Transcribe only the lines between the first line of the records and the line containing "arc-sec, s=-2.5391 ppm;", inclusive, exactly as written.

Records provided:
---
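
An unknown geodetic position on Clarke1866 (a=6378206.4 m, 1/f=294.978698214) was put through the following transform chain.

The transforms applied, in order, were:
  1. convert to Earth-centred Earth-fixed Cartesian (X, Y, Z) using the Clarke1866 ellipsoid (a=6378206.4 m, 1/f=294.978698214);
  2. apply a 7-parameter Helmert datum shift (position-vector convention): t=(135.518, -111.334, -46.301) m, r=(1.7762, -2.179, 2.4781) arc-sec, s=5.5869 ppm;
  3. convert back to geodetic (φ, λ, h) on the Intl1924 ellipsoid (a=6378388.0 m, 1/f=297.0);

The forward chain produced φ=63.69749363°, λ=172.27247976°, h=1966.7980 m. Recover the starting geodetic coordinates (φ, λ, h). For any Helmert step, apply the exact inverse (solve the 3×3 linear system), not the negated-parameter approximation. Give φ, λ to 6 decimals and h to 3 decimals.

φ=63.698056°, λ=172.268784°, h=2338.346 m

start: φ=63.697494°, λ=172.272480°, h=1966.798 m
→ ECEF (a=6378388.000, f=1/297.0): X=-2809123.3855, Y=381182.4127, Z=5696742.4566
→ Helmert⁻¹: X=-2809178.4453, Y=381374.4229, Z=5696783.3227
→ geod (Bowring, a=6378206.400): φ=63.69805600°, λ=172.26878400°, h=2338.3460 m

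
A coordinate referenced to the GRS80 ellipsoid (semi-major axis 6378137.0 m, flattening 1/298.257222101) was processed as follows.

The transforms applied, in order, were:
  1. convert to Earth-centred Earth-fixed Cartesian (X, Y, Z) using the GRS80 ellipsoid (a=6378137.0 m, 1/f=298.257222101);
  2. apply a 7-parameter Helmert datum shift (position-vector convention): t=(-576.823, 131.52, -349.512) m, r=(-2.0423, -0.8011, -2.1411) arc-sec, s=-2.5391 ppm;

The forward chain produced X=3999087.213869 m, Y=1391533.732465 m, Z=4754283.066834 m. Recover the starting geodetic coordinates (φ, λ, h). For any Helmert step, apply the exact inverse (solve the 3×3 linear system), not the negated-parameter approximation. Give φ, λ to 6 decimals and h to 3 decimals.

φ=48.500750°, λ=19.181663°, h=921.279 m

start: X=3999087.2139, Y=1391533.7325, Z=4754283.0668 m
→ Helmert⁻¹: X=3999678.2155, Y=1391400.1860, Z=4754642.8940
→ geod (Bowring, a=6378137.000): φ=48.50075000°, λ=19.18166300°, h=921.2790 m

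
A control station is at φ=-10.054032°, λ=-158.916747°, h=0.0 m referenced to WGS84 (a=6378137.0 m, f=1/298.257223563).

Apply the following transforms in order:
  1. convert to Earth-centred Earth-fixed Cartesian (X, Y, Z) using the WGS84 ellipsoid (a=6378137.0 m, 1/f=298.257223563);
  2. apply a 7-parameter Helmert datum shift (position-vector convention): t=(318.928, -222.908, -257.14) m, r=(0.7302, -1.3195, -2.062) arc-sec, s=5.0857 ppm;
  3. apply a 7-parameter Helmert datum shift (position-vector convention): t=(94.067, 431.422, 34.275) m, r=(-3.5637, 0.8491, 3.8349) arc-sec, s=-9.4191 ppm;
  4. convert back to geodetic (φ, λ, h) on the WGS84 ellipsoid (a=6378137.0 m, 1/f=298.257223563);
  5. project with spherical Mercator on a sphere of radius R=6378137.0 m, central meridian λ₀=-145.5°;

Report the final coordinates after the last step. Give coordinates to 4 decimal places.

start: φ=-10.054032°, λ=-158.916747°, h=0.000 m
→ ECEF (a=6378137.000, f=1/298.257223563): X=-5860385.3084, Y=-2259366.7320, Z=-1106133.6315
→ Helmert 7p (PV): X=-5860111.6951, Y=-2259538.6289, Z=-1106441.8852
→ Helmert 7p (PV): X=-5859924.9766, Y=-2259213.9911, Z=-1106334.0269
→ geod (Bowring, a=6378137.000): φ=-10.05658076°, λ=-158.91653648°, h=-442.0309 m
→ merc (R=6378137.0, λ₀=-145.5°): E=-1493522.0087, N=-1125286.2391

E=-1493522.0087 m, N=-1125286.2391 m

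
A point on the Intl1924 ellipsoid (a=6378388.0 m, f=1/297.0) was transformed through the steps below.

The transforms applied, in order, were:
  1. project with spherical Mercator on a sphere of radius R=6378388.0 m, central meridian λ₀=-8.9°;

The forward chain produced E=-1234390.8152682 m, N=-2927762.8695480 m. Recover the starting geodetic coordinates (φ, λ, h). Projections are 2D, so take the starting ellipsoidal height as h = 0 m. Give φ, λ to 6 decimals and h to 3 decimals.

start: E=-1234390.8153, N=-2927762.8695 m
→ merc⁻¹: φ=-25.42183900°, λ=-19.98828500°

φ=-25.421839°, λ=-19.988285°, h=0.000 m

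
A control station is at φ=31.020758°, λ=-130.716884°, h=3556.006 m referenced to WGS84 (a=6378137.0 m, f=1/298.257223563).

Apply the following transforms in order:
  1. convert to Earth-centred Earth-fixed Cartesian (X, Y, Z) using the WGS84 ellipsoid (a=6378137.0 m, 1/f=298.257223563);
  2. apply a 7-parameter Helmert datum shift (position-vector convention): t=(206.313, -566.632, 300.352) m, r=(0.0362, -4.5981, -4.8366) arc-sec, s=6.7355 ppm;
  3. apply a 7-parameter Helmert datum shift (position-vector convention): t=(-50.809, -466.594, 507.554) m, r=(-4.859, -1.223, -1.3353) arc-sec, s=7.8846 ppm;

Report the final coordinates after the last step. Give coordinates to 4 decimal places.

start: φ=31.020758°, λ=-130.716884°, h=3556.006 m
→ ECEF (a=6378137.000, f=1/298.257223563): X=-3570713.4903, Y=-4148863.7961, Z=3269698.5969
→ Helmert 7p (PV): X=-3570701.4025, Y=-4149375.2182, Z=3269940.6441
→ Helmert 7p (PV): X=-3570826.6156, Y=-4149774.3816, Z=3270550.5565

X=-3570826.6156 m, Y=-4149774.3816 m, Z=3270550.5565 m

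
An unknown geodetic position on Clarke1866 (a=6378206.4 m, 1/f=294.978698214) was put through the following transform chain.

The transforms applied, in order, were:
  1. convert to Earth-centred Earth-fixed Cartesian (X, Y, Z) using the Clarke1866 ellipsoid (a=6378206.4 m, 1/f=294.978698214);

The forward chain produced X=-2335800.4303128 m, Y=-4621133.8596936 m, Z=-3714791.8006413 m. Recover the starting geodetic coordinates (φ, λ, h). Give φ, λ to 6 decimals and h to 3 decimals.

φ=-35.841232°, λ=-116.814793°, h=1804.180 m

start: X=-2335800.4303, Y=-4621133.8597, Z=-3714791.8006 m
→ geod (Bowring, a=6378206.400): φ=-35.84123200°, λ=-116.81479300°, h=1804.1800 m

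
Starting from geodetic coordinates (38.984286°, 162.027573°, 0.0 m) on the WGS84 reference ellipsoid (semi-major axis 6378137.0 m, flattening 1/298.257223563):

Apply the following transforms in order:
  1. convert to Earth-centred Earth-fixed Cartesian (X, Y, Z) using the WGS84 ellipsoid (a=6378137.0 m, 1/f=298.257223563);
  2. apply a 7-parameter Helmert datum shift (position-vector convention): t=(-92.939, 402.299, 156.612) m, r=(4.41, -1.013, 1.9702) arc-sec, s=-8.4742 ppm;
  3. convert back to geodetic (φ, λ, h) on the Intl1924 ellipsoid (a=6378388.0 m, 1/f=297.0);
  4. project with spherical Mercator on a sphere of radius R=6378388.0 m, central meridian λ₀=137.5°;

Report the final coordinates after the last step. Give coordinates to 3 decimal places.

E=2730222.556 m, N=4719722.452 m

start: φ=38.984286°, λ=162.027573°, h=0.000 m
→ ECEF (a=6378137.000, f=1/298.257223563): X=-4722186.4638, Y=1531819.3661, Z=3990961.1450
→ Helmert 7p (PV): X=-4722273.6177, Y=1532078.2520, Z=3991093.4961
→ geod (Bowring, a=6378388.000): φ=38.98509457°, λ=162.02504137°, h=-5.1104 m
→ merc (R=6378388.0, λ₀=137.5°): E=2730222.5560, N=4719722.4517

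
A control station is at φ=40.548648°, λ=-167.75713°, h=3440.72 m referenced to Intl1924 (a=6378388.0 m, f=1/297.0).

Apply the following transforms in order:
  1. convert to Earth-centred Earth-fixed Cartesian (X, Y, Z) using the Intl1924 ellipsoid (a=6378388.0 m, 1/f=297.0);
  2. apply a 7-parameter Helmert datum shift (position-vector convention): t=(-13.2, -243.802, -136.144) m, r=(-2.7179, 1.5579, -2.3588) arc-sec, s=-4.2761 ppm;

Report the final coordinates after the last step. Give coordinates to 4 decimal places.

start: φ=40.548648°, λ=-167.757130°, h=3440.720 m
→ ECEF (a=6378388.000, f=1/297.0): X=-4745718.3011, Y=-1029778.0588, Z=4126772.5459
→ Helmert 7p (PV): X=-4745691.8152, Y=-1029908.8093, Z=4126668.1683

X=-4745691.8152 m, Y=-1029908.8093 m, Z=4126668.1683 m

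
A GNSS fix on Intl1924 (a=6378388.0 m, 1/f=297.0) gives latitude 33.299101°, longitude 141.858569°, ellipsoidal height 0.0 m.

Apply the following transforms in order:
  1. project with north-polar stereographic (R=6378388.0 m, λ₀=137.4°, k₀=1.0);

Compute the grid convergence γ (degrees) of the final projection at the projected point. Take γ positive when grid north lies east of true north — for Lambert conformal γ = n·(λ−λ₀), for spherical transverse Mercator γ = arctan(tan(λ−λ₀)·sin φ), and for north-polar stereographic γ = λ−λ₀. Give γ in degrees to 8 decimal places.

start: φ=33.299101°, λ=141.858569°, h=0.000 m
→ into stereo (λ₀=137.4°): φ=33.29910100°, λ−λ₀=4.45856900°
convergence γ = 4.45856900°

4.45856900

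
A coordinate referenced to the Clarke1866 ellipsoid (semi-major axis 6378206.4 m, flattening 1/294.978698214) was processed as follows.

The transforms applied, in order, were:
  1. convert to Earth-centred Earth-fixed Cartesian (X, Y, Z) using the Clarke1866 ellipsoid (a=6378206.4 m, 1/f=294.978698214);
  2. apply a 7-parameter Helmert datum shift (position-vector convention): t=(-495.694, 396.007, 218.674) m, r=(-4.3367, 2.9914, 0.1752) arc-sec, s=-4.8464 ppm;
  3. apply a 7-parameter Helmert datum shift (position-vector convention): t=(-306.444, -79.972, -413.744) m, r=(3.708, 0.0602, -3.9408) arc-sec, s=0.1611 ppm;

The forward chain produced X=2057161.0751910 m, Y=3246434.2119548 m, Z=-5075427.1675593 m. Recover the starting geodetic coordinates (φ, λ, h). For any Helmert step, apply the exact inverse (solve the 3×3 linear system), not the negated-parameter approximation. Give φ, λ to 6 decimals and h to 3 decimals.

start: X=2057161.0752, Y=3246434.2120, Z=-5075427.1676 m
→ Helmert⁻¹: X=2057406.6435, Y=3246461.7348, Z=-5075070.3668
→ Helmert⁻¹: X=2057988.6727, Y=3246186.4176, Z=-5075215.5406
→ geod (Bowring, a=6378206.400): φ=-53.04961100°, λ=57.62648000°, h=1945.3650 m

φ=-53.049611°, λ=57.626480°, h=1945.365 m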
---
Output for this task:
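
An unknown geodetic position on Clarke1866 (a=6378206.4 m, 1/f=294.978698214) was put through the following transform chain.

The transforms applied, in order, were:
  1. convert to Earth-centred Earth-fixed Cartesian (X, Y, Z) using the Clarke1866 ellipsoid (a=6378206.4 m, 1/f=294.978698214);
  2. apply a 7-parameter Helmert datum shift (position-vector convention): t=(135.518, -111.334, -46.301) m, r=(1.7762, -2.179, 2.4781) arc-sec, s=5.5869 ppm;
  3. convert back to geodetic (φ, λ, h) on the Intl1924 ellipsoid (a=6378388.0 m, 1/f=297.0);

The forward chain produced φ=63.69749363°, λ=172.27247976°, h=1966.7980 m. Recover the starting geodetic coordinates (φ, λ, h). For any Helmert step, apply the exact inverse (solve the 3×3 linear system), not the negated-parameter approximation. Give φ, λ to 6 decimals and h to 3 decimals.

φ=63.698056°, λ=172.268784°, h=2338.346 m

start: φ=63.697494°, λ=172.272480°, h=1966.798 m
→ ECEF (a=6378388.000, f=1/297.0): X=-2809123.3855, Y=381182.4127, Z=5696742.4566
→ Helmert⁻¹: X=-2809178.4453, Y=381374.4229, Z=5696783.3227
→ geod (Bowring, a=6378206.400): φ=63.69805600°, λ=172.26878400°, h=2338.3460 m

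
A coordinate referenced to the GRS80 ellipsoid (semi-major axis 6378137.0 m, flattening 1/298.257222101) was processed as follows.

The transforms applied, in order, were:
  1. convert to Earth-centred Earth-fixed Cartesian (X, Y, Z) using the GRS80 ellipsoid (a=6378137.0 m, 1/f=298.257222101);
  2. apply a 7-parameter Helmert datum shift (position-vector convention): t=(-576.823, 131.52, -349.512) m, r=(-2.0423, -0.8011, -2.1411) arc-sec, s=-2.5391 ppm;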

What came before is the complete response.